**BRIEF:**
Repeat the data below in full and exactly.

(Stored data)
>>>>>

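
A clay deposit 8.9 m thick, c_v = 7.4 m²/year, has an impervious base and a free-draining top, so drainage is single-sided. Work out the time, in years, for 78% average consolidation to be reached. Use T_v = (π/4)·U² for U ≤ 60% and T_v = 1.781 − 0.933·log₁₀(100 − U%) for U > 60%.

t ≈ 5.66 years

Drainage path length: H_d = H = 8.9 m (single drainage).
U > 60%: T_v = 1.781 − 0.933·log₁₀(100 − 78) = 0.52852.
t = T_v·H_d²/c_v = 0.52852×8.9²/7.4 = 5.657 years.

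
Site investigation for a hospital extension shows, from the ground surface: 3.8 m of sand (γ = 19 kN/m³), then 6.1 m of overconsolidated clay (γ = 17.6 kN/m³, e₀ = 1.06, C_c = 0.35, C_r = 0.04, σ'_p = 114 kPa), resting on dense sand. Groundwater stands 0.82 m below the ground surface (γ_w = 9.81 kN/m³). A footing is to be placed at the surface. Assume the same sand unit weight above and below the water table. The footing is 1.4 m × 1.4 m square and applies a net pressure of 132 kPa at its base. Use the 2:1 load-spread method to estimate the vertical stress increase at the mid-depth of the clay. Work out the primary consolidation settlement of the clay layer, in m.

S_c ≈ 0.00285 m

Mid-depth of clay below the ground surface: z = 3.8 + 6.1/2 = 6.85 m.
Total vertical stress at mid-clay: σ_v = 19×3.8 + 17.6×3.05 = 125.88 kPa.
Pore pressure: u = 9.81×(6.85 − 0.82) = 59.154 kPa.
Initial effective stress: σ'_0 = σ_v − u = 125.88 − 59.154 = 66.726 kPa.
Stress increase at mid-clay by the 2:1 spreading method:
Δσ = qBL/((B+z)(L+z)) = 132×1.4×1.4/((1.4+6.85)(1.4+6.85)) = 3.8012 kPa
Final effective stress: σ'_f = 66.726 + 3.8012 = 70.527 kPa.
σ'_f = 70.527 ≤ σ'_p = 114 kPa, so the clay remains overconsolidated and only the recompression index applies:
S_c = C_r·H/(1+e₀)·log₁₀(σ'_f/σ'_0) = 0.04×6.1/2.06×log₁₀(70.527/66.726)
    = 0.11845 × 0.02406 = 0.00285 m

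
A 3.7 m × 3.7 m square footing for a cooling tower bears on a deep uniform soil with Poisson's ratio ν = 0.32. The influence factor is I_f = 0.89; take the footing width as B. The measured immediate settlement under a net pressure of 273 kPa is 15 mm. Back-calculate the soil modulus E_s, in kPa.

E_s ≈ 53800 kPa

S_e = q·B·(1−ν²)/E_s · I_f  ⇒  E_s = q·B·(1−ν²)·I_f / S_e.
E_s = 273 × 3.7 × 0.8976 × 0.89 / 0.015 = 53800 kPa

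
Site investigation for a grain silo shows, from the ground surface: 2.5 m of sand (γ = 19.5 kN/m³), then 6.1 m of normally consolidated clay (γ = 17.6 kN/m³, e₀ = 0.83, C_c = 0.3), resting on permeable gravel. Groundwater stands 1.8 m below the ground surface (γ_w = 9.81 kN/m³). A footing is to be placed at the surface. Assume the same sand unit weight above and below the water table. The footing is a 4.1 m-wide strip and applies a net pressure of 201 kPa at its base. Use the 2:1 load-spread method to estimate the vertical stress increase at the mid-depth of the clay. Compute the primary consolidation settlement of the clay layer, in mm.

S_c ≈ 362 mm

Mid-depth of clay below the ground surface: z = 2.5 + 6.1/2 = 5.55 m.
Total vertical stress at mid-clay: σ_v = 19.5×2.5 + 17.6×3.05 = 102.43 kPa.
Pore pressure: u = 9.81×(5.55 − 1.8) = 36.788 kPa.
Initial effective stress: σ'_0 = σ_v − u = 102.43 − 36.788 = 65.642 kPa.
Stress increase at mid-clay by the 2:1 spreading method:
Δσ = qB/(B+z) = 201×4.1/(4.1+5.55) = 85.399 kPa
Final effective stress: σ'_f = σ'_0 + Δσ = 65.642 + 85.399 = 151.04 kPa.
Normally consolidated clay, so the full stress increment lies on the virgin compression line:
S_c = C_c·H/(1+e₀)·log₁₀(σ'_f/σ'_0) = 0.3×6.1/(1+0.83)×log₁₀(151.04/65.642)
    = 1 × 0.36191 = 0.3619 m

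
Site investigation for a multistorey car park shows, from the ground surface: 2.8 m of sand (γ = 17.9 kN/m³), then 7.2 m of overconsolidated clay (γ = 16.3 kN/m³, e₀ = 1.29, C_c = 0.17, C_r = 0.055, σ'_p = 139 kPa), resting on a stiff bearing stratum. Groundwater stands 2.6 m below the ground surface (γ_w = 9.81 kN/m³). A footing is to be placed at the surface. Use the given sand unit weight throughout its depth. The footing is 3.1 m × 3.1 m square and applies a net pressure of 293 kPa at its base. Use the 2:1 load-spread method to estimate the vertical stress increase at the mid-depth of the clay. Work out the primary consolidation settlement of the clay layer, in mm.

Mid-depth of clay below the ground surface: z = 2.8 + 7.2/2 = 6.4 m.
Total vertical stress at mid-clay: σ_v = 17.9×2.8 + 16.3×3.6 = 108.8 kPa.
Pore pressure: u = 9.81×(6.4 − 2.6) = 37.278 kPa.
Initial effective stress: σ'_0 = σ_v − u = 108.8 − 37.278 = 71.522 kPa.
Stress increase at mid-clay by the 2:1 spreading method:
Δσ = qBL/((B+z)(L+z)) = 293×3.1×3.1/((3.1+6.4)(3.1+6.4)) = 31.199 kPa
Final effective stress: σ'_f = 71.522 + 31.199 = 102.72 kPa.
σ'_f = 102.72 ≤ σ'_p = 139 kPa, so the clay remains overconsolidated and only the recompression index applies:
S_c = C_r·H/(1+e₀)·log₁₀(σ'_f/σ'_0) = 0.055×7.2/2.29×log₁₀(102.72/71.522)
    = 0.17293 × 0.15722 = 0.02719 m

S_c ≈ 27.2 mm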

<<<<<

**REPLY:**
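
A clay deposit 8.9 m thick, c_v = 7.4 m²/year, has an impervious base and a free-draining top, so drainage is single-sided. Work out the time, in years, for 78% average consolidation to be reached. Use T_v = (π/4)·U² for U ≤ 60% and T_v = 1.781 − 0.933·log₁₀(100 − U%) for U > 60%.

t ≈ 5.66 years

Drainage path length: H_d = H = 8.9 m (single drainage).
U > 60%: T_v = 1.781 − 0.933·log₁₀(100 − 78) = 0.52852.
t = T_v·H_d²/c_v = 0.52852×8.9²/7.4 = 5.657 years.

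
Site investigation for a hospital extension shows, from the ground surface: 3.8 m of sand (γ = 19 kN/m³), then 6.1 m of overconsolidated clay (γ = 17.6 kN/m³, e₀ = 1.06, C_c = 0.35, C_r = 0.04, σ'_p = 114 kPa), resting on dense sand. Groundwater stands 0.82 m below the ground surface (γ_w = 9.81 kN/m³). A footing is to be placed at the surface. Assume the same sand unit weight above and below the water table. The footing is 1.4 m × 1.4 m square and applies a net pressure of 132 kPa at its base. Use the 2:1 load-spread method to estimate the vertical stress increase at the mid-depth of the clay. Work out the primary consolidation settlement of the clay layer, in m.

S_c ≈ 0.00285 m

Mid-depth of clay below the ground surface: z = 3.8 + 6.1/2 = 6.85 m.
Total vertical stress at mid-clay: σ_v = 19×3.8 + 17.6×3.05 = 125.88 kPa.
Pore pressure: u = 9.81×(6.85 − 0.82) = 59.154 kPa.
Initial effective stress: σ'_0 = σ_v − u = 125.88 − 59.154 = 66.726 kPa.
Stress increase at mid-clay by the 2:1 spreading method:
Δσ = qBL/((B+z)(L+z)) = 132×1.4×1.4/((1.4+6.85)(1.4+6.85)) = 3.8012 kPa
Final effective stress: σ'_f = 66.726 + 3.8012 = 70.527 kPa.
σ'_f = 70.527 ≤ σ'_p = 114 kPa, so the clay remains overconsolidated and only the recompression index applies:
S_c = C_r·H/(1+e₀)·log₁₀(σ'_f/σ'_0) = 0.04×6.1/2.06×log₁₀(70.527/66.726)
    = 0.11845 × 0.02406 = 0.00285 m

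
A 3.7 m × 3.7 m square footing for a cooling tower bears on a deep uniform soil with Poisson's ratio ν = 0.32. The influence factor is I_f = 0.89; take the footing width as B. The measured immediate settlement under a net pressure of 273 kPa is 15 mm. Back-calculate the soil modulus E_s, in kPa.

E_s ≈ 53800 kPa

S_e = q·B·(1−ν²)/E_s · I_f  ⇒  E_s = q·B·(1−ν²)·I_f / S_e.
E_s = 273 × 3.7 × 0.8976 × 0.89 / 0.015 = 53800 kPa

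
Site investigation for a grain silo shows, from the ground surface: 2.5 m of sand (γ = 19.5 kN/m³), then 6.1 m of normally consolidated clay (γ = 17.6 kN/m³, e₀ = 0.83, C_c = 0.3), resting on permeable gravel. Groundwater stands 1.8 m below the ground surface (γ_w = 9.81 kN/m³). A footing is to be placed at the surface. Assume the same sand unit weight above and below the water table. The footing is a 4.1 m-wide strip and applies a net pressure of 201 kPa at its base. Use the 2:1 load-spread method to estimate the vertical stress increase at the mid-depth of the clay. Compute the primary consolidation settlement of the clay layer, in mm.

S_c ≈ 362 mm

Mid-depth of clay below the ground surface: z = 2.5 + 6.1/2 = 5.55 m.
Total vertical stress at mid-clay: σ_v = 19.5×2.5 + 17.6×3.05 = 102.43 kPa.
Pore pressure: u = 9.81×(5.55 − 1.8) = 36.788 kPa.
Initial effective stress: σ'_0 = σ_v − u = 102.43 − 36.788 = 65.642 kPa.
Stress increase at mid-clay by the 2:1 spreading method:
Δσ = qB/(B+z) = 201×4.1/(4.1+5.55) = 85.399 kPa
Final effective stress: σ'_f = σ'_0 + Δσ = 65.642 + 85.399 = 151.04 kPa.
Normally consolidated clay, so the full stress increment lies on the virgin compression line:
S_c = C_c·H/(1+e₀)·log₁₀(σ'_f/σ'_0) = 0.3×6.1/(1+0.83)×log₁₀(151.04/65.642)
    = 1 × 0.36191 = 0.3619 m

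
Site investigation for a multistorey car park shows, from the ground surface: 2.8 m of sand (γ = 17.9 kN/m³), then 7.2 m of overconsolidated clay (γ = 16.3 kN/m³, e₀ = 1.29, C_c = 0.17, C_r = 0.055, σ'_p = 139 kPa), resting on a stiff bearing stratum. Groundwater stands 2.6 m below the ground surface (γ_w = 9.81 kN/m³). A footing is to be placed at the surface. Use the given sand unit weight throughout its depth. The footing is 3.1 m × 3.1 m square and applies a net pressure of 293 kPa at its base. Use the 2:1 load-spread method to estimate the vertical stress increase at the mid-depth of the clay. Work out the primary consolidation settlement of the clay layer, in mm.

Mid-depth of clay below the ground surface: z = 2.8 + 7.2/2 = 6.4 m.
Total vertical stress at mid-clay: σ_v = 17.9×2.8 + 16.3×3.6 = 108.8 kPa.
Pore pressure: u = 9.81×(6.4 − 2.6) = 37.278 kPa.
Initial effective stress: σ'_0 = σ_v − u = 108.8 − 37.278 = 71.522 kPa.
Stress increase at mid-clay by the 2:1 spreading method:
Δσ = qBL/((B+z)(L+z)) = 293×3.1×3.1/((3.1+6.4)(3.1+6.4)) = 31.199 kPa
Final effective stress: σ'_f = 71.522 + 31.199 = 102.72 kPa.
σ'_f = 102.72 ≤ σ'_p = 139 kPa, so the clay remains overconsolidated and only the recompression index applies:
S_c = C_r·H/(1+e₀)·log₁₀(σ'_f/σ'_0) = 0.055×7.2/2.29×log₁₀(102.72/71.522)
    = 0.17293 × 0.15722 = 0.02719 m

S_c ≈ 27.2 mm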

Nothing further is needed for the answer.